Look below for the line holding "Given a combined" and the line holding "Given 9 range". Transcribe exactly those lines and all lines between them, nothing more.

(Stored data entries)

○ ○ ○ ○ ○

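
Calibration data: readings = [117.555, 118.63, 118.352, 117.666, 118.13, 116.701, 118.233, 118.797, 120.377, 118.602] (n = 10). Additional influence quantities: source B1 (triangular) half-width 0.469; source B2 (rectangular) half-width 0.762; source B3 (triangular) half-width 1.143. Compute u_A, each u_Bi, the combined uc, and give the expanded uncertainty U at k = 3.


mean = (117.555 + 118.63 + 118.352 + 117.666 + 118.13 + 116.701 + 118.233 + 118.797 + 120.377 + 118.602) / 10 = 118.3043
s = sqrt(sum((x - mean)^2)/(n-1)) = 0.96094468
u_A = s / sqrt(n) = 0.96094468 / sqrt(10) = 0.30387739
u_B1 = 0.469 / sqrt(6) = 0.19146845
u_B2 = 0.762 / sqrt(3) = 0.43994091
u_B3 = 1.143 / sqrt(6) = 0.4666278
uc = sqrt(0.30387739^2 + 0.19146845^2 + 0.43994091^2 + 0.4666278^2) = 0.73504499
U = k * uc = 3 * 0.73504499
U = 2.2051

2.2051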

○ ○ ○ ○ ○

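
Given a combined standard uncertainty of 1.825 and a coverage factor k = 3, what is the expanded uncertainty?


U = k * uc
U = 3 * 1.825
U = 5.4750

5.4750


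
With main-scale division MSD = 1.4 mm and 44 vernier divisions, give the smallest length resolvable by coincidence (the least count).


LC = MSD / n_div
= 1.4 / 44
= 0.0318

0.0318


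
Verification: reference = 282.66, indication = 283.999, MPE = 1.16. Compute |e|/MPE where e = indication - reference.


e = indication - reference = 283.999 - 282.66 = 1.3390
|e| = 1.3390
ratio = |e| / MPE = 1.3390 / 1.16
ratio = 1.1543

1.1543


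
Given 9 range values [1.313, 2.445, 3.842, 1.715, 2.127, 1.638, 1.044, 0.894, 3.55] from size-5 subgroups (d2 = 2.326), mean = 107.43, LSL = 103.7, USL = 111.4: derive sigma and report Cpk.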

○ ○ ○ ○ ○

◆ Expected answer:
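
Given a combined standard uncertainty of 1.825 and a coverage factor k = 3, what is the expanded uncertainty?


U = k * uc
U = 3 * 1.825
U = 5.4750

5.4750


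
With main-scale division MSD = 1.4 mm and 44 vernier divisions, give the smallest length resolvable by coincidence (the least count).


LC = MSD / n_div
= 1.4 / 44
= 0.0318

0.0318


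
Verification: reference = 282.66, indication = 283.999, MPE = 1.16. Compute |e|/MPE where e = indication - reference.


e = indication - reference = 283.999 - 282.66 = 1.3390
|e| = 1.3390
ratio = |e| / MPE = 1.3390 / 1.16
ratio = 1.1543

1.1543


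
Given 9 range values [1.313, 2.445, 3.842, 1.715, 2.127, 1.638, 1.044, 0.894, 3.55] from size-5 subgroups (d2 = 2.326), mean = 107.43, LSL = 103.7, USL = 111.4: derive sigma and report Cpk.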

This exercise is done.